[Stored data]
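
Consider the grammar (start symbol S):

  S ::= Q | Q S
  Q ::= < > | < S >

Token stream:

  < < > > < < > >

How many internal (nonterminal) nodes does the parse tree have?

[S [Q < [S [Q < >]] >] [S [Q < [S [Q < >]] >]]]

8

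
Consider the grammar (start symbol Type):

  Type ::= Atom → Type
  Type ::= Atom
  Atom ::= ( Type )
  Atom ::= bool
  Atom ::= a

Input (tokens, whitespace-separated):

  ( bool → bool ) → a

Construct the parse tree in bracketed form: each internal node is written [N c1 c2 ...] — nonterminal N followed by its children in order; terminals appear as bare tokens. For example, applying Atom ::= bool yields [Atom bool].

[Type [Atom ( [Type [Atom bool] → [Type [Atom bool]]] )] → [Type [Atom a]]]

Type
Atom → Type
( Type ) → Type
( Atom → Type ) → Type
( bool → Type ) → Type
( bool → Atom ) → Type
( bool → bool ) → Type
( bool → bool ) → Atom
( bool → bool ) → a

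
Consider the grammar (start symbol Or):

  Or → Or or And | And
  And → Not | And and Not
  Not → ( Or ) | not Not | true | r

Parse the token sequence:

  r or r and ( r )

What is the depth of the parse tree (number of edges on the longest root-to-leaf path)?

6

[Or [Or [And [Not r]]] or [And [And [Not r]] and [Not ( [Or [And [Not r]]] )]]]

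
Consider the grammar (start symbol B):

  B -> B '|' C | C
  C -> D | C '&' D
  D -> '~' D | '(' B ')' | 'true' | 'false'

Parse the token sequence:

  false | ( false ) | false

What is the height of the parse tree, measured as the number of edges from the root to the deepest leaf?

7

[B [B [B [C [D false]]] | [C [D ( [B [C [D false]]] )]]] | [C [D false]]]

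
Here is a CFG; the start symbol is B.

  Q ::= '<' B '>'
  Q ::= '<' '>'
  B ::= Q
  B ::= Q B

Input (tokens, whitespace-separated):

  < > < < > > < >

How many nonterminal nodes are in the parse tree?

[B [Q < >] [B [Q < [B [Q < >]] >] [B [Q < >]]]]

8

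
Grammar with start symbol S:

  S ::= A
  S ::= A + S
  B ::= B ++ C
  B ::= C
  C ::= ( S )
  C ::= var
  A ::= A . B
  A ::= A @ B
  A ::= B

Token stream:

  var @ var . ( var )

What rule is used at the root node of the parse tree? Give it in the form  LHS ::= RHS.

S ::= A

[S [A [A [A [B [C var]]] @ [B [C var]]] . [B [C ( [S [A [B [C var]]]] )]]]]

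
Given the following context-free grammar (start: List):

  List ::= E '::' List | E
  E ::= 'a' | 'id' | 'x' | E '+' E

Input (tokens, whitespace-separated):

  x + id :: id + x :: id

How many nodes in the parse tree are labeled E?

[List [E [E x] + [E id]] :: [List [E [E id] + [E x]] :: [List [E id]]]]

7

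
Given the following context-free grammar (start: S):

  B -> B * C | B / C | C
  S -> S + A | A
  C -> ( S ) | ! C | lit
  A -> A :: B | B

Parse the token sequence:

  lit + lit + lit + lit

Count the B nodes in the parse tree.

4

[S [S [S [S [A [B [C lit]]]] + [A [B [C lit]]]] + [A [B [C lit]]]] + [A [B [C lit]]]]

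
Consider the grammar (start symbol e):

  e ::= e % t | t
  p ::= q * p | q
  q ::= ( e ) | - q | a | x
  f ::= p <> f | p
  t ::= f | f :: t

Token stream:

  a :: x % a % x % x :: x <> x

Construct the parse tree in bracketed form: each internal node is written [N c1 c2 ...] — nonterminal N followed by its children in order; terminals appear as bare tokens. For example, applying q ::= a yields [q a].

[e [e [e [e [t [f [p [q a]]] :: [t [f [p [q x]]]]]] % [t [f [p [q a]]]]] % [t [f [p [q x]]]]] % [t [f [p [q x]]] :: [t [f [p [q x]] <> [f [p [q x]]]]]]]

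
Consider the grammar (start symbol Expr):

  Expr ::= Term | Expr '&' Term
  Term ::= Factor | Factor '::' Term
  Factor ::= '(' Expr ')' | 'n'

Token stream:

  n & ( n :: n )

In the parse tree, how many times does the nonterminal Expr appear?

3

[Expr [Expr [Term [Factor n]]] & [Term [Factor ( [Expr [Term [Factor n] :: [Term [Factor n]]]] )]]]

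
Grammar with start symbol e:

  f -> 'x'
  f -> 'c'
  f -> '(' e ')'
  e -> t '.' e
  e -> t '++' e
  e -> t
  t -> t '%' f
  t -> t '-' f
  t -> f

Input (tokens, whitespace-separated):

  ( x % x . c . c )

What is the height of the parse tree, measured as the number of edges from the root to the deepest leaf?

[e [t [f ( [e [t [t [f x]] % [f x]] . [e [t [f c]] . [e [t [f c]]]]] )]]]

8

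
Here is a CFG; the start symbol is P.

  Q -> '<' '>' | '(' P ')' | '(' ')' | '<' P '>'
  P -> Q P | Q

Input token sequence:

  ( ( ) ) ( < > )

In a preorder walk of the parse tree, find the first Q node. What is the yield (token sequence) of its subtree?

[P [Q ( [P [Q ( )]] )] [P [Q ( [P [Q < >]] )]]]

( ( ) )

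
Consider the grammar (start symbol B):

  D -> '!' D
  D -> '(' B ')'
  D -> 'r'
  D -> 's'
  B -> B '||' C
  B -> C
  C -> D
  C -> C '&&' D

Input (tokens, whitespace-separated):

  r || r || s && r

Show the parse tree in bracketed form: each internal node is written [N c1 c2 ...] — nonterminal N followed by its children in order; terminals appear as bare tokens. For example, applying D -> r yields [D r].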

→ The problem:
Type the records again in full, matching them exactly.

→ Solution to this task:
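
Consider the grammar (start symbol S):

  S ::= Q | Q S
  Q ::= < > | < S >

Token stream:

  < < > > < < > >

How many internal (nonterminal) nodes does the parse tree have?

[S [Q < [S [Q < >]] >] [S [Q < [S [Q < >]] >]]]

8

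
Consider the grammar (start symbol Type):

  Type ::= Atom → Type
  Type ::= Atom
  Atom ::= ( Type )
  Atom ::= bool
  Atom ::= a

Input (tokens, whitespace-separated):

  ( bool → bool ) → a

Construct the parse tree in bracketed form: each internal node is written [N c1 c2 ...] — nonterminal N followed by its children in order; terminals appear as bare tokens. For example, applying Atom ::= bool yields [Atom bool].

[Type [Atom ( [Type [Atom bool] → [Type [Atom bool]]] )] → [Type [Atom a]]]

Type
Atom → Type
( Type ) → Type
( Atom → Type ) → Type
( bool → Type ) → Type
( bool → Atom ) → Type
( bool → bool ) → Type
( bool → bool ) → Atom
( bool → bool ) → a

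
Consider the grammar (start symbol Or):

  Or → Or or And | And
  And → Not | And and Not
  Not → ( Or ) | not Not | true | r

Parse the token sequence:

  r or r and ( r )

What is the depth of the parse tree (number of edges on the longest root-to-leaf path)?

6

[Or [Or [And [Not r]]] or [And [And [Not r]] and [Not ( [Or [And [Not r]]] )]]]

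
Consider the grammar (start symbol B):

  B -> B '|' C | C
  C -> D | C '&' D
  D -> '~' D | '(' B ')' | 'true' | 'false'

Parse the token sequence:

  false | ( false ) | false

What is the height of the parse tree, measured as the number of edges from the root to the deepest leaf?

7

[B [B [B [C [D false]]] | [C [D ( [B [C [D false]]] )]]] | [C [D false]]]

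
Here is a CFG; the start symbol is B.

  Q ::= '<' B '>'
  Q ::= '<' '>'
  B ::= Q
  B ::= Q B

Input (tokens, whitespace-separated):

  < > < < > > < >

How many nonterminal nodes are in the parse tree?

[B [Q < >] [B [Q < [B [Q < >]] >] [B [Q < >]]]]

8

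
Grammar with start symbol S:

  S ::= A
  S ::= A + S
  B ::= B ++ C
  B ::= C
  C ::= ( S )
  C ::= var
  A ::= A . B
  A ::= A @ B
  A ::= B

Token stream:

  var @ var . ( var )

What rule is used at the root node of the parse tree? Give it in the form  LHS ::= RHS.

S ::= A

[S [A [A [A [B [C var]]] @ [B [C var]]] . [B [C ( [S [A [B [C var]]]] )]]]]

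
Given the following context-free grammar (start: List):

  List ::= E '::' List | E
  E ::= 'a' | 'id' | 'x' | E '+' E

Input (tokens, whitespace-separated):

  x + id :: id + x :: id

How many nodes in the parse tree are labeled E?

[List [E [E x] + [E id]] :: [List [E [E id] + [E x]] :: [List [E id]]]]

7

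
Given the following context-free grammar (start: S):

  B -> B * C | B / C | C
  S -> S + A | A
  C -> ( S ) | ! C | lit
  A -> A :: B | B

Parse the token sequence:

  lit + lit + lit + lit

Count the B nodes in the parse tree.

4

[S [S [S [S [A [B [C lit]]]] + [A [B [C lit]]]] + [A [B [C lit]]]] + [A [B [C lit]]]]

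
Consider the grammar (start symbol e):

  e ::= e % t | t
  p ::= q * p | q
  q ::= ( e ) | - q | a | x
  f ::= p <> f | p
  t ::= f | f :: t

Token stream:

  a :: x % a % x % x :: x <> x

Construct the parse tree in bracketed form: each internal node is written [N c1 c2 ...] — nonterminal N followed by its children in order; terminals appear as bare tokens. For example, applying q ::= a yields [q a].

[e [e [e [e [t [f [p [q a]]] :: [t [f [p [q x]]]]]] % [t [f [p [q a]]]]] % [t [f [p [q x]]]]] % [t [f [p [q x]]] :: [t [f [p [q x]] <> [f [p [q x]]]]]]]

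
Consider the grammar (start symbol Expr):

  Expr ::= Term | Expr '&' Term
  Term ::= Factor | Factor '::' Term
  Factor ::= '(' Expr ')' | 'n'

Token stream:

  n & ( n :: n )

In the parse tree, how many times does the nonterminal Expr appear?

3

[Expr [Expr [Term [Factor n]]] & [Term [Factor ( [Expr [Term [Factor n] :: [Term [Factor n]]]] )]]]

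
Grammar with start symbol e:

  f -> 'x'
  f -> 'c'
  f -> '(' e ')'
  e -> t '.' e
  e -> t '++' e
  e -> t
  t -> t '%' f
  t -> t '-' f
  t -> f

Input (tokens, whitespace-separated):

  ( x % x . c . c )

What is the height of the parse tree, measured as the number of edges from the root to the deepest leaf?

[e [t [f ( [e [t [t [f x]] % [f x]] . [e [t [f c]] . [e [t [f c]]]]] )]]]

8

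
Here is a CFG; the start symbol is P.

  Q -> '<' '>' | '(' P ')' | '(' ')' | '<' P '>'
  P -> Q P | Q

Input token sequence:

  ( ( ) ) ( < > )

In a preorder walk of the parse tree, find the first Q node. What is the yield (token sequence) of its subtree?

[P [Q ( [P [Q ( )]] )] [P [Q ( [P [Q < >]] )]]]

( ( ) )

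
Consider the grammar (start symbol B):

  D -> '!' D
  D -> '(' B ')'
  D -> 'r'
  D -> 's'
  B -> B '||' C
  B -> C
  C -> D
  C -> C '&&' D

Input (tokens, whitespace-separated):

  r || r || s && r

Show the parse tree in bracketed form: each internal node is written [N c1 c2 ...] — nonterminal N followed by its children in order; terminals appear as bare tokens. For example, applying D -> r yields [D r].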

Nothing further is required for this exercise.